§ How to complete this task: Word for word, transcribe the lines from the one containing "- P(E|¬H) = 0.1536" through the end of the entries, both included, and nothing else.

§ Data for this task:

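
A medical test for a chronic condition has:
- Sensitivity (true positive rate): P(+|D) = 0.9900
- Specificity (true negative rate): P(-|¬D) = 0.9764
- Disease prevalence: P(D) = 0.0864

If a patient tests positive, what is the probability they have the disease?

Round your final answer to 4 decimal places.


Let D = has disease, + = positive test

Given:
- P(D) = 0.0864 (prevalence)
- P(+|D) = 0.9900 (sensitivity)
- P(-|¬D) = 0.9764 (specificity)
- P(+|¬D) = 0.0236 (false positive rate = 1 - specificity)

Step 1: Find P(+)
P(+) = P(+|D)P(D) + P(+|¬D)P(¬D)
     = 0.9900 × 0.0864 + 0.0236 × 0.9136
     = 0.08553600 + 0.02156096
     = 0.10709696

Step 2: Apply Bayes' theorem for P(D|+)
P(D|+) = P(+|D)P(D) / P(+)
       = 0.08553600 / 0.10709696
       = 0.7987


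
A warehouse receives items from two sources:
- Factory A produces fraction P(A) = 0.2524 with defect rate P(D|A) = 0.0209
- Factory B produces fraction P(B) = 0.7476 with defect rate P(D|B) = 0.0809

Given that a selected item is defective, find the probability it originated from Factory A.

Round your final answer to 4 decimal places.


Let A = from Factory A, D = defective

Given:
- P(A) = 0.2524, P(B) = 0.7476
- P(D|A) = 0.0209, P(D|B) = 0.0809

Step 1: Find P(D)
P(D) = P(D|A)P(A) + P(D|B)P(B)
     = 0.0209 × 0.2524 + 0.0809 × 0.7476
     = 0.00527516 + 0.06048084
     = 0.06575600

Step 2: Apply Bayes' theorem
P(A|D) = P(D|A)P(A) / P(D)
       = 0.00527516 / 0.06575600
       = 0.0802


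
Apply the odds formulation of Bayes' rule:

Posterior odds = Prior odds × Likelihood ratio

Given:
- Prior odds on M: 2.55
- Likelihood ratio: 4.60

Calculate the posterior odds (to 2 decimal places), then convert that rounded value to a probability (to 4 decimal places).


Step 1: Calculate posterior odds
Posterior odds = Prior odds × LR
               = 2.55 × 4.60
               = 11.73

Step 2: Convert to probability
P(M|E) = Posterior odds / (1 + Posterior odds)
       = 11.73 / (1 + 11.73)
       = 11.73 / 12.73
       = 0.9214

The evidence increased P(M) from 0.7183 to 0.9214.


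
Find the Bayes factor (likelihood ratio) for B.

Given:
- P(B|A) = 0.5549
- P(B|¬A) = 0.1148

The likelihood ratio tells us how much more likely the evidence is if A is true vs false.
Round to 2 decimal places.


Likelihood Ratio (LR) = P(B|A) / P(B|¬A)

LR = 0.5549 / 0.1148
   = 4.83

The evidence is 4.83 times more likely if A is true than if A is false.
Since LR > 1, the evidence supports A over ¬A.


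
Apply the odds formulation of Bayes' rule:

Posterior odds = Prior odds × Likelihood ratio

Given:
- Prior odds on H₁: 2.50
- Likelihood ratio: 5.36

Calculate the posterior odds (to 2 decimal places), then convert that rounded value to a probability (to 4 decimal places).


Step 1: Calculate posterior odds
Posterior odds = Prior odds × LR
               = 2.50 × 5.36
               = 13.40

Step 2: Convert to probability
P(H₁|E) = Posterior odds / (1 + Posterior odds)
       = 13.40 / (1 + 13.40)
       = 13.40 / 14.40
       = 0.9306

The evidence increased P(H₁) from 0.7143 to 0.9306.


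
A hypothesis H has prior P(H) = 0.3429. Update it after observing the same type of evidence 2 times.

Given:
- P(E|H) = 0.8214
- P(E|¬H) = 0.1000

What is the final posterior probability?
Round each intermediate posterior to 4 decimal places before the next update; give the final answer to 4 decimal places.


Sequential Bayesian updating:

Initial prior: P(H) = 0.3429

Update 1:
  P(E) = 0.8214 × 0.3429 + 0.1000 × 0.6571 = 0.28165806 + 0.06571000 = 0.34736806
  P(H|E) = 0.28165806 / 0.34736806 = 0.8108

Update 2:
  P(E) = 0.8214 × 0.8108 + 0.1000 × 0.1892 = 0.66599112 + 0.01892000 = 0.68491112
  P(H|E) = 0.66599112 / 0.68491112 = 0.9724

Final posterior: 0.9724


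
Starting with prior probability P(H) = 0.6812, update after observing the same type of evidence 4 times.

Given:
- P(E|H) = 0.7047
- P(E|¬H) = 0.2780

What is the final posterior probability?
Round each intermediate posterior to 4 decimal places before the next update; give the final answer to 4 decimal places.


Sequential Bayesian updating:

Initial prior: P(H) = 0.6812

Update 1:
  P(E) = 0.7047 × 0.6812 + 0.2780 × 0.3188 = 0.48004164 + 0.08862640 = 0.56866804
  P(H|E) = 0.48004164 / 0.56866804 = 0.8442

Update 2:
  P(E) = 0.7047 × 0.8442 + 0.2780 × 0.1558 = 0.59490774 + 0.04331240 = 0.63822014
  P(H|E) = 0.59490774 / 0.63822014 = 0.9321

Update 3:
  P(E) = 0.7047 × 0.9321 + 0.2780 × 0.0679 = 0.65685087 + 0.01887620 = 0.67572707
  P(H|E) = 0.65685087 / 0.67572707 = 0.9721

Update 4:
  P(E) = 0.7047 × 0.9721 + 0.2780 × 0.0279 = 0.68503887 + 0.00775620 = 0.69279507
  P(H|E) = 0.68503887 / 0.69279507 = 0.9888

Final posterior: 0.9888


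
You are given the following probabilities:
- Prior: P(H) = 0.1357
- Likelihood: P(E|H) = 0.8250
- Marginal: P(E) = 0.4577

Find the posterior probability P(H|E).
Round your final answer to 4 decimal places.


Using Bayes' theorem:

P(H|E) = P(E|H) × P(H) / P(E)
       = 0.8250 × 0.1357 / 0.4577
       = 0.11195250 / 0.4577
       = 0.2446

The evidence strengthens our belief in H.
Prior: 0.1357 → Posterior: 0.2446


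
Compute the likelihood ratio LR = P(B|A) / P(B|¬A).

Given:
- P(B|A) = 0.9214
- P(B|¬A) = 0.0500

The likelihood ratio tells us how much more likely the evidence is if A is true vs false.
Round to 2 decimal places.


Likelihood Ratio (LR) = P(B|A) / P(B|¬A)

LR = 0.9214 / 0.0500
   = 18.43

The evidence is 18.43 times more likely if A is true than if A is false.
LR > 1, so observing B raises the odds in favor of A.


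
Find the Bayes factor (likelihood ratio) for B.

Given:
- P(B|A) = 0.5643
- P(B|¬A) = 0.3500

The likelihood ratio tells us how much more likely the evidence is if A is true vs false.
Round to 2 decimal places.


Likelihood Ratio (LR) = P(B|A) / P(B|¬A)

LR = 0.5643 / 0.3500
   = 1.61

The evidence is 1.61 times more likely if A is true than if A is false.
Since LR > 1, the evidence supports A over ¬A.


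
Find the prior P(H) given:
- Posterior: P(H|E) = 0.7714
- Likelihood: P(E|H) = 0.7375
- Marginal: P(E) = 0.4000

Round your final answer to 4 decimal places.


From Bayes' theorem: P(H|E) = P(E|H) × P(H) / P(E)

Rearranging for P(H):
P(H) = P(H|E) × P(E) / P(E|H)
     = 0.7714 × 0.4000 / 0.7375
     = 0.30856000 / 0.7375
     = 0.4184


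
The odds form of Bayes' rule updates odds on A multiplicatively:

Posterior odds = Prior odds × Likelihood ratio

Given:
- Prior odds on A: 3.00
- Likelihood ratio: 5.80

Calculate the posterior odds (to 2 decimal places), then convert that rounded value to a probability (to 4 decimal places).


Step 1: Calculate posterior odds
Posterior odds = Prior odds × LR
               = 3.00 × 5.80
               = 17.40

Step 2: Convert to probability
P(A|E) = Posterior odds / (1 + Posterior odds)
       = 17.40 / (1 + 17.40)
       = 17.40 / 18.40
       = 0.9457

The evidence increased P(A) from 0.7500 to 0.9457.


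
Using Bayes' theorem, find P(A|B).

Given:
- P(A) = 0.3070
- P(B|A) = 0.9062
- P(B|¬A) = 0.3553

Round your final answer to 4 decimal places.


Bayes' theorem: P(A|B) = P(B|A) × P(A) / P(B)

Step 1: Calculate P(B) using law of total probability
P(B) = P(B|A)P(A) + P(B|¬A)P(¬A)
     = 0.9062 × 0.3070 + 0.3553 × 0.6930
     = 0.27820340 + 0.24622290
     = 0.52442630

Step 2: Apply Bayes' theorem
P(A|B) = P(B|A) × P(A) / P(B)
       = 0.27820340 / 0.52442630
       = 0.5305


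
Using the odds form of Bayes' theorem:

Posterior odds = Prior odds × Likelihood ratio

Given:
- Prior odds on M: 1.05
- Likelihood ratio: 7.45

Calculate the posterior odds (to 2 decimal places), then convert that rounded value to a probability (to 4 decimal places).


Step 1: Calculate posterior odds
Posterior odds = Prior odds × LR
               = 1.05 × 7.45
               = 7.82

Step 2: Convert to probability
P(M|E) = Posterior odds / (1 + Posterior odds)
       = 7.82 / (1 + 7.82)
       = 7.82 / 8.82
       = 0.8866

The evidence increased P(M) from 0.5122 to 0.8866.


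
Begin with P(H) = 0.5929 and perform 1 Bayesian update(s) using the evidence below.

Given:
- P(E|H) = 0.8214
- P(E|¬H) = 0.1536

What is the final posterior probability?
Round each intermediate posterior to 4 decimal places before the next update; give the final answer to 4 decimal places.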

§ Task response:
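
- P(E|¬H) = 0.1536

What is the final posterior probability?
Round each intermediate posterior to 4 decimal places before the next update; give the final answer to 4 decimal places.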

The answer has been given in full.